-- Stored data --

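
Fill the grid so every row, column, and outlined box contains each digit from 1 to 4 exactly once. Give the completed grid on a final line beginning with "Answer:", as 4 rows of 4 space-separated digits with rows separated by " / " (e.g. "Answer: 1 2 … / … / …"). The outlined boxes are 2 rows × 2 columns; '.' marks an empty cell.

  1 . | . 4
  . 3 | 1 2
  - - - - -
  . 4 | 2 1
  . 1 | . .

Step 1. [r4c4∈{3}] r4c4 is down to just 3 ⇒ r4c4=3.
Step 2. [r1c3∈{3}] only 3 remains possible at r1c3 ⇒ r1c3=3.
Step 3. [r4c3∈{4}] r4c3's peers cover all but 4, so r4c3=4.
Step 4. [r1c2∈{2}] r1c2 has the single candidate 2 ⇒ r1c2=2.
Step 5. [r4c1∈{2}] nothing but 2 survives at r4c1. So r4c1=2.
Step 6. [r3c1∈{3}] only 3 remains possible at r3c1, so r3c1=3.
Step 7. [r2c1∈{4}] r2c1 is down to just 4 ⇒ r2c1=4.

Answer: 1 2 3 4 / 4 3 1 2 / 3 4 2 1 / 2 1 4 3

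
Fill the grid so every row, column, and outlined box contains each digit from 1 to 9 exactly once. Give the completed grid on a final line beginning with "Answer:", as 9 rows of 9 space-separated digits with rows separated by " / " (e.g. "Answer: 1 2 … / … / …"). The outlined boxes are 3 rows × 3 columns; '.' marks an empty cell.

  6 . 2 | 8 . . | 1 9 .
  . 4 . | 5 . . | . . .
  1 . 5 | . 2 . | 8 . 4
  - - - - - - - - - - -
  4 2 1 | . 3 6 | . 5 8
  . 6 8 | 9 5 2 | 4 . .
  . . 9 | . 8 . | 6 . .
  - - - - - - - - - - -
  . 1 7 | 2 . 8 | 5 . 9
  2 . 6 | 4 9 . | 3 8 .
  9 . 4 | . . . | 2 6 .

Step 1. [r2c7∈{7}] nothing but 7 survives at r2c7, so r2c7=7.
Step 2. [r3c8∈{3}] nothing but 3 survives at r3c8 ⇒ r3c8=3.
Step 3. [r9c4∈{1,3,7}] col 4 places 3 nowhere but r9c4, so r9c4=3.
Step 4. [r6c4∈{1,7}] across col 4, 1 lands solely at r6c4, so r6c4=1.
Step 5. [r2c6∈{1,3,9}] in row 2, 9 fits only at r2c6 ⇒ r2c6=9.
Step 6. [r3c6∈{7}] r3c6 is down to just 7. So r3c6=7.
Step 7. [r8c9∈{1,7}] across row 8, 7 lands solely at r8c9, so r8c9=7.
Step 8. [r8c2∈{5}] r8c2's peers cover all but 5. So r8c2=5.
Step 9. [r7c1∈{3}] only 3 remains possible at r7c1, so r7c1=3.
Step 10. [r5c1∈{7}] r5c1 has the single candidate 7 ⇒ r5c1=7.
Step 11. [r9c9∈{1}] r9c9 has the single candidate 1 ⇒ r9c9=1.
Step 12. [r2c8∈{2}] only 2 remains possible at r2c8, so r2c8=2.
Step 13. [r1c6∈{3,4}] in col 6, 3 fits only at r1c6, so r1c6=3.
Step 14. [r5c9∈{3}] r5c9's peers cover all but 3, so r5c9=3.
Step 15. [r7c5∈{6}] r7c5's peers cover all but 6 ⇒ r7c5=6.
Step 16. [r2c9∈{6}] only 6 remains possible at r2c9, so r2c9=6.
Step 17. [r6c8∈{7}] nothing but 7 survives at r6c8. So r6c8=7.
Step 18. [r1c2∈{7}] r1c2 is down to just 7 ⇒ r1c2=7.
Step 19. [r2c5∈{1}] only 1 remains possible at r2c5 ⇒ r2c5=1.
Step 20. [r6c6∈{4}] only 4 remains possible at r6c6, so r6c6=4.
Step 21. [r2c3∈{3}] r2c3 is down to just 3. So r2c3=3.
Step 22. [r9c2∈{8}] r9c2 is down to just 8, so r9c2=8.
Step 23. [r3c2∈{9}] r3c2 has the single candidate 9 ⇒ r3c2=9.
Step 24. [r9c6∈{5}] r9c6 is down to just 5 ⇒ r9c6=5.
Step 25. [r6c1∈{5}] r6c1 has the single candidate 5. So r6c1=5.
Step 26. [r1c5∈{4}] r1c5 has the single candidate 4 ⇒ r1c5=4.
Step 27. [r7c8∈{4}] nothing but 4 survives at r7c8 ⇒ r7c8=4.
Step 28. [r3c4∈{6}] nothing but 6 survives at r3c4, so r3c4=6.
Step 29. [r6c9∈{2}] only 2 remains possible at r6c9 ⇒ r6c9=2.
Step 30. [r4c4∈{7}] only 7 remains possible at r4c4, so r4c4=7.
Step 31. [r1c9∈{5}] r1c9 has the single candidate 5 ⇒ r1c9=5.
Step 32. [r8c6∈{1}] r8c6's peers cover all but 1. So r8c6=1.
Step 33. [r2c1∈{8}] only 8 remains possible at r2c1, so r2c1=8.
Step 34. [r4c7∈{9}] nothing but 9 survives at r4c7 ⇒ r4c7=9.
Step 35. [r6c2∈{3}] r6c2 is down to just 3. So r6c2=3.
Step 36. [r9c5∈{7}] nothing but 7 survives at r9c5 ⇒ r9c5=7.
Step 37. [r5c8∈{1}] r5c8 is down to just 1. So r5c8=1.

Answer: 6 7 2 8 4 3 1 9 5 / 8 4 3 5 1 9 7 2 6 / 1 9 5 6 2 7 8 3 4 / 4 2 1 7 3 6 9 5 8 / 7 6 8 9 5 2 4 1 3 / 5 3 9 1 8 4 6 7 2 / 3 1 7 2 6 8 5 4 9 / 2 5 6 4 9 1 3 8 7 / 9 8 4 3 7 5 2 6 1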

-- What is required --
Once more, write out the entries exactly as they were written.

-- Solution to this task --
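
Fill the grid so every row, column, and outlined box contains each digit from 1 to 4 exactly once. Give the completed grid on a final line beginning with "Answer:", as 4 rows of 4 space-separated digits with rows separated by " / " (e.g. "Answer: 1 2 … / … / …"). The outlined boxes are 2 rows × 2 columns; '.' marks an empty cell.

  1 . | . 4
  . 3 | 1 2
  - - - - -
  . 4 | 2 1
  . 1 | . .

Step 1. [r4c4∈{3}] r4c4 is down to just 3 ⇒ r4c4=3.
Step 2. [r1c3∈{3}] only 3 remains possible at r1c3 ⇒ r1c3=3.
Step 3. [r4c3∈{4}] r4c3's peers cover all but 4, so r4c3=4.
Step 4. [r1c2∈{2}] r1c2 has the single candidate 2 ⇒ r1c2=2.
Step 5. [r4c1∈{2}] nothing but 2 survives at r4c1. So r4c1=2.
Step 6. [r3c1∈{3}] only 3 remains possible at r3c1, so r3c1=3.
Step 7. [r2c1∈{4}] r2c1 is down to just 4 ⇒ r2c1=4.

Answer: 1 2 3 4 / 4 3 1 2 / 3 4 2 1 / 2 1 4 3

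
Fill the grid so every row, column, and outlined box contains each digit from 1 to 9 exactly once. Give the completed grid on a final line beginning with "Answer:", as 9 rows of 9 space-separated digits with rows separated by " / " (e.g. "Answer: 1 2 … / … / …"). The outlined boxes are 3 rows × 3 columns; '.' marks an empty cell.

  6 . 2 | 8 . . | 1 9 .
  . 4 . | 5 . . | . . .
  1 . 5 | . 2 . | 8 . 4
  - - - - - - - - - - -
  4 2 1 | . 3 6 | . 5 8
  . 6 8 | 9 5 2 | 4 . .
  . . 9 | . 8 . | 6 . .
  - - - - - - - - - - -
  . 1 7 | 2 . 8 | 5 . 9
  2 . 6 | 4 9 . | 3 8 .
  9 . 4 | . . . | 2 6 .

Step 1. [r2c7∈{7}] nothing but 7 survives at r2c7, so r2c7=7.
Step 2. [r3c8∈{3}] nothing but 3 survives at r3c8 ⇒ r3c8=3.
Step 3. [r9c4∈{1,3,7}] col 4 places 3 nowhere but r9c4, so r9c4=3.
Step 4. [r6c4∈{1,7}] across col 4, 1 lands solely at r6c4, so r6c4=1.
Step 5. [r2c6∈{1,3,9}] in row 2, 9 fits only at r2c6 ⇒ r2c6=9.
Step 6. [r3c6∈{7}] r3c6 is down to just 7. So r3c6=7.
Step 7. [r8c9∈{1,7}] across row 8, 7 lands solely at r8c9, so r8c9=7.
Step 8. [r8c2∈{5}] r8c2's peers cover all but 5. So r8c2=5.
Step 9. [r7c1∈{3}] only 3 remains possible at r7c1, so r7c1=3.
Step 10. [r5c1∈{7}] r5c1 has the single candidate 7 ⇒ r5c1=7.
Step 11. [r9c9∈{1}] r9c9 has the single candidate 1 ⇒ r9c9=1.
Step 12. [r2c8∈{2}] only 2 remains possible at r2c8, so r2c8=2.
Step 13. [r1c6∈{3,4}] in col 6, 3 fits only at r1c6, so r1c6=3.
Step 14. [r5c9∈{3}] r5c9's peers cover all but 3, so r5c9=3.
Step 15. [r7c5∈{6}] r7c5's peers cover all but 6 ⇒ r7c5=6.
Step 16. [r2c9∈{6}] only 6 remains possible at r2c9, so r2c9=6.
Step 17. [r6c8∈{7}] nothing but 7 survives at r6c8. So r6c8=7.
Step 18. [r1c2∈{7}] r1c2 is down to just 7 ⇒ r1c2=7.
Step 19. [r2c5∈{1}] only 1 remains possible at r2c5 ⇒ r2c5=1.
Step 20. [r6c6∈{4}] only 4 remains possible at r6c6, so r6c6=4.
Step 21. [r2c3∈{3}] r2c3 is down to just 3. So r2c3=3.
Step 22. [r9c2∈{8}] r9c2 is down to just 8, so r9c2=8.
Step 23. [r3c2∈{9}] r3c2 has the single candidate 9 ⇒ r3c2=9.
Step 24. [r9c6∈{5}] r9c6 is down to just 5 ⇒ r9c6=5.
Step 25. [r6c1∈{5}] r6c1 has the single candidate 5. So r6c1=5.
Step 26. [r1c5∈{4}] r1c5 has the single candidate 4 ⇒ r1c5=4.
Step 27. [r7c8∈{4}] nothing but 4 survives at r7c8 ⇒ r7c8=4.
Step 28. [r3c4∈{6}] nothing but 6 survives at r3c4, so r3c4=6.
Step 29. [r6c9∈{2}] only 2 remains possible at r6c9 ⇒ r6c9=2.
Step 30. [r4c4∈{7}] only 7 remains possible at r4c4, so r4c4=7.
Step 31. [r1c9∈{5}] r1c9 has the single candidate 5 ⇒ r1c9=5.
Step 32. [r8c6∈{1}] r8c6's peers cover all but 1. So r8c6=1.
Step 33. [r2c1∈{8}] only 8 remains possible at r2c1, so r2c1=8.
Step 34. [r4c7∈{9}] nothing but 9 survives at r4c7 ⇒ r4c7=9.
Step 35. [r6c2∈{3}] r6c2 is down to just 3. So r6c2=3.
Step 36. [r9c5∈{7}] nothing but 7 survives at r9c5 ⇒ r9c5=7.
Step 37. [r5c8∈{1}] r5c8 is down to just 1. So r5c8=1.

Answer: 6 7 2 8 4 3 1 9 5 / 8 4 3 5 1 9 7 2 6 / 1 9 5 6 2 7 8 3 4 / 4 2 1 7 3 6 9 5 8 / 7 6 8 9 5 2 4 1 3 / 5 3 9 1 8 4 6 7 2 / 3 1 7 2 6 8 5 4 9 / 2 5 6 4 9 1 3 8 7 / 9 8 4 3 7 5 2 6 1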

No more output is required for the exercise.